What to do
All entries must be set down once more, precisely as given.

Stored data entries
-- Opening Marker --

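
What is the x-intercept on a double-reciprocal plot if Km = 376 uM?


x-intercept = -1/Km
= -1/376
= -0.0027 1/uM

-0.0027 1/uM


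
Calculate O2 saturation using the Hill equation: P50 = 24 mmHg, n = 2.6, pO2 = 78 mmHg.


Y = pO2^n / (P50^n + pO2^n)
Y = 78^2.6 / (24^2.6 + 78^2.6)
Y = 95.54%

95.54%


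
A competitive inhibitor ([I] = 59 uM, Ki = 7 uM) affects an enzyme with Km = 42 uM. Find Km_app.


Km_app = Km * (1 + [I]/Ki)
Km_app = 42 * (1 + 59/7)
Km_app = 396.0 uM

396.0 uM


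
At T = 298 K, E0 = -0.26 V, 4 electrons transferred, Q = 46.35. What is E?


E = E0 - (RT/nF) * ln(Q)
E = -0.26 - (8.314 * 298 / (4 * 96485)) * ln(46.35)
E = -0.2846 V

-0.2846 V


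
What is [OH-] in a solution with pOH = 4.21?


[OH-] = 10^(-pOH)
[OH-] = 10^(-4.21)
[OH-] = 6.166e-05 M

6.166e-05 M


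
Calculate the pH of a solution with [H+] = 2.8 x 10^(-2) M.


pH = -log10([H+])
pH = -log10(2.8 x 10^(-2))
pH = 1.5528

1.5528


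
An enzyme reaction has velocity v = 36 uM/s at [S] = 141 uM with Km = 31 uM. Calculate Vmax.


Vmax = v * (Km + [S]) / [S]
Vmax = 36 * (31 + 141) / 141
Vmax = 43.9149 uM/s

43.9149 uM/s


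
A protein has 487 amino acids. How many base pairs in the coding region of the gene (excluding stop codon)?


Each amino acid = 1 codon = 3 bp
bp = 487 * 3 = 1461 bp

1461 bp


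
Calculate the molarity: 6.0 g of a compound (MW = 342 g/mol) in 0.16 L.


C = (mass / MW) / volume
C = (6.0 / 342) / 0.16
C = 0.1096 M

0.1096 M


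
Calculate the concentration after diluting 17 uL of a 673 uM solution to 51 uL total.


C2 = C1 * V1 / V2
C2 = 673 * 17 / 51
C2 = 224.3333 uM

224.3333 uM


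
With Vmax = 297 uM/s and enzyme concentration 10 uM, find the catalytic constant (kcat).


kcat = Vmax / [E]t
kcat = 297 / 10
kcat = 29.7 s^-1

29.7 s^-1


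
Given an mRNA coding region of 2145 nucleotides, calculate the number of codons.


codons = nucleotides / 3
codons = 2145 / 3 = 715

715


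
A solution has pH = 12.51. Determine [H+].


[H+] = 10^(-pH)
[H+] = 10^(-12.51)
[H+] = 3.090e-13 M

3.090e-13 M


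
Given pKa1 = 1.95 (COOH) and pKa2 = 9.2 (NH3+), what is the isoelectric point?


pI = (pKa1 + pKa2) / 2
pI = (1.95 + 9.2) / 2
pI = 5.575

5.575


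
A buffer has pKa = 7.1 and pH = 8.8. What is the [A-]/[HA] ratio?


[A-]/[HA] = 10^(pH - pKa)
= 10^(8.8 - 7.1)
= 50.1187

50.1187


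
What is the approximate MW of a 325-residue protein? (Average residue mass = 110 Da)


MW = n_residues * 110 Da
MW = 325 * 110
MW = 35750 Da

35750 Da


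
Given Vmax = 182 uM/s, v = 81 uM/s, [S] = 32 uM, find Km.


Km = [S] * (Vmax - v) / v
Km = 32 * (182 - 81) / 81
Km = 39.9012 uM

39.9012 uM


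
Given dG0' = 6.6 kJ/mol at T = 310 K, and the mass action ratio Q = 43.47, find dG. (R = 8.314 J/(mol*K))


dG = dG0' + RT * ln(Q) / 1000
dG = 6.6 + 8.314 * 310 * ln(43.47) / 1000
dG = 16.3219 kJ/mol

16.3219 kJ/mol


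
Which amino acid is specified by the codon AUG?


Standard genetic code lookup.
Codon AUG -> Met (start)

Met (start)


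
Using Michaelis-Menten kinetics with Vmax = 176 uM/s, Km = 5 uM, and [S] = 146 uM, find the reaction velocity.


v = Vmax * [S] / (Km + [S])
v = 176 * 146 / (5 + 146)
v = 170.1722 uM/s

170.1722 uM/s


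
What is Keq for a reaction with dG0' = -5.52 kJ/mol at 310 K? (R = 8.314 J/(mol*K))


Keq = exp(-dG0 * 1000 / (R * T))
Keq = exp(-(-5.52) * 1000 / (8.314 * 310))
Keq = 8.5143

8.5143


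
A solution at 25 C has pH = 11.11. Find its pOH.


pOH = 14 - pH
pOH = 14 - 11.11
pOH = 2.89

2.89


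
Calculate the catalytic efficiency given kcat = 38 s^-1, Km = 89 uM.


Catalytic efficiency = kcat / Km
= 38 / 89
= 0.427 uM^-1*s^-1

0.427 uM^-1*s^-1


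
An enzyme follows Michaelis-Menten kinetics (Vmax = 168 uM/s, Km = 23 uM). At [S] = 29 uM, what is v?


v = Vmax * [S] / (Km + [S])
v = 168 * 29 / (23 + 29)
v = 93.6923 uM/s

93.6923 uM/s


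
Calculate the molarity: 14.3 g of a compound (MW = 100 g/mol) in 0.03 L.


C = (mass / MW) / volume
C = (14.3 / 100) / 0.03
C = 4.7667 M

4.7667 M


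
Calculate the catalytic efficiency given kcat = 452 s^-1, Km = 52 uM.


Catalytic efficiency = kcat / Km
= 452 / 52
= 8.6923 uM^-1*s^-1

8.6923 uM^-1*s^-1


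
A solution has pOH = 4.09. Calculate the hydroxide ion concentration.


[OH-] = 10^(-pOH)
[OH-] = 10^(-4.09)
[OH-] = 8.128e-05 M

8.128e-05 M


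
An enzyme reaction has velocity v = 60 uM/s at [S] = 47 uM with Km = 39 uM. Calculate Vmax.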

-- Closing Marker --

The answer
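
What is the x-intercept on a double-reciprocal plot if Km = 376 uM?


x-intercept = -1/Km
= -1/376
= -0.0027 1/uM

-0.0027 1/uM


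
Calculate O2 saturation using the Hill equation: P50 = 24 mmHg, n = 2.6, pO2 = 78 mmHg.


Y = pO2^n / (P50^n + pO2^n)
Y = 78^2.6 / (24^2.6 + 78^2.6)
Y = 95.54%

95.54%


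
A competitive inhibitor ([I] = 59 uM, Ki = 7 uM) affects an enzyme with Km = 42 uM. Find Km_app.


Km_app = Km * (1 + [I]/Ki)
Km_app = 42 * (1 + 59/7)
Km_app = 396.0 uM

396.0 uM


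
At T = 298 K, E0 = -0.26 V, 4 electrons transferred, Q = 46.35. What is E?


E = E0 - (RT/nF) * ln(Q)
E = -0.26 - (8.314 * 298 / (4 * 96485)) * ln(46.35)
E = -0.2846 V

-0.2846 V


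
What is [OH-] in a solution with pOH = 4.21?


[OH-] = 10^(-pOH)
[OH-] = 10^(-4.21)
[OH-] = 6.166e-05 M

6.166e-05 M


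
Calculate the pH of a solution with [H+] = 2.8 x 10^(-2) M.


pH = -log10([H+])
pH = -log10(2.8 x 10^(-2))
pH = 1.5528

1.5528


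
An enzyme reaction has velocity v = 36 uM/s at [S] = 141 uM with Km = 31 uM. Calculate Vmax.


Vmax = v * (Km + [S]) / [S]
Vmax = 36 * (31 + 141) / 141
Vmax = 43.9149 uM/s

43.9149 uM/s


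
A protein has 487 amino acids. How many base pairs in the coding region of the gene (excluding stop codon)?


Each amino acid = 1 codon = 3 bp
bp = 487 * 3 = 1461 bp

1461 bp


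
Calculate the molarity: 6.0 g of a compound (MW = 342 g/mol) in 0.16 L.


C = (mass / MW) / volume
C = (6.0 / 342) / 0.16
C = 0.1096 M

0.1096 M


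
Calculate the concentration after diluting 17 uL of a 673 uM solution to 51 uL total.


C2 = C1 * V1 / V2
C2 = 673 * 17 / 51
C2 = 224.3333 uM

224.3333 uM


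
With Vmax = 297 uM/s and enzyme concentration 10 uM, find the catalytic constant (kcat).


kcat = Vmax / [E]t
kcat = 297 / 10
kcat = 29.7 s^-1

29.7 s^-1


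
Given an mRNA coding region of 2145 nucleotides, calculate the number of codons.


codons = nucleotides / 3
codons = 2145 / 3 = 715

715


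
A solution has pH = 12.51. Determine [H+].


[H+] = 10^(-pH)
[H+] = 10^(-12.51)
[H+] = 3.090e-13 M

3.090e-13 M


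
Given pKa1 = 1.95 (COOH) and pKa2 = 9.2 (NH3+), what is the isoelectric point?


pI = (pKa1 + pKa2) / 2
pI = (1.95 + 9.2) / 2
pI = 5.575

5.575


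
A buffer has pKa = 7.1 and pH = 8.8. What is the [A-]/[HA] ratio?


[A-]/[HA] = 10^(pH - pKa)
= 10^(8.8 - 7.1)
= 50.1187

50.1187


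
What is the approximate MW of a 325-residue protein? (Average residue mass = 110 Da)


MW = n_residues * 110 Da
MW = 325 * 110
MW = 35750 Da

35750 Da


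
Given Vmax = 182 uM/s, v = 81 uM/s, [S] = 32 uM, find Km.


Km = [S] * (Vmax - v) / v
Km = 32 * (182 - 81) / 81
Km = 39.9012 uM

39.9012 uM


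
Given dG0' = 6.6 kJ/mol at T = 310 K, and the mass action ratio Q = 43.47, find dG. (R = 8.314 J/(mol*K))


dG = dG0' + RT * ln(Q) / 1000
dG = 6.6 + 8.314 * 310 * ln(43.47) / 1000
dG = 16.3219 kJ/mol

16.3219 kJ/mol


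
Which amino acid is specified by the codon AUG?


Standard genetic code lookup.
Codon AUG -> Met (start)

Met (start)


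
Using Michaelis-Menten kinetics with Vmax = 176 uM/s, Km = 5 uM, and [S] = 146 uM, find the reaction velocity.


v = Vmax * [S] / (Km + [S])
v = 176 * 146 / (5 + 146)
v = 170.1722 uM/s

170.1722 uM/s


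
What is Keq for a reaction with dG0' = -5.52 kJ/mol at 310 K? (R = 8.314 J/(mol*K))


Keq = exp(-dG0 * 1000 / (R * T))
Keq = exp(-(-5.52) * 1000 / (8.314 * 310))
Keq = 8.5143

8.5143


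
A solution at 25 C has pH = 11.11. Find its pOH.


pOH = 14 - pH
pOH = 14 - 11.11
pOH = 2.89

2.89


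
Calculate the catalytic efficiency given kcat = 38 s^-1, Km = 89 uM.


Catalytic efficiency = kcat / Km
= 38 / 89
= 0.427 uM^-1*s^-1

0.427 uM^-1*s^-1


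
An enzyme follows Michaelis-Menten kinetics (Vmax = 168 uM/s, Km = 23 uM). At [S] = 29 uM, what is v?


v = Vmax * [S] / (Km + [S])
v = 168 * 29 / (23 + 29)
v = 93.6923 uM/s

93.6923 uM/s


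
Calculate the molarity: 14.3 g of a compound (MW = 100 g/mol) in 0.03 L.


C = (mass / MW) / volume
C = (14.3 / 100) / 0.03
C = 4.7667 M

4.7667 M


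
Calculate the catalytic efficiency given kcat = 452 s^-1, Km = 52 uM.


Catalytic efficiency = kcat / Km
= 452 / 52
= 8.6923 uM^-1*s^-1

8.6923 uM^-1*s^-1


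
A solution has pOH = 4.09. Calculate the hydroxide ion concentration.


[OH-] = 10^(-pOH)
[OH-] = 10^(-4.09)
[OH-] = 8.128e-05 M

8.128e-05 M


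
An enzyme reaction has velocity v = 60 uM/s at [S] = 47 uM with Km = 39 uM. Calculate Vmax.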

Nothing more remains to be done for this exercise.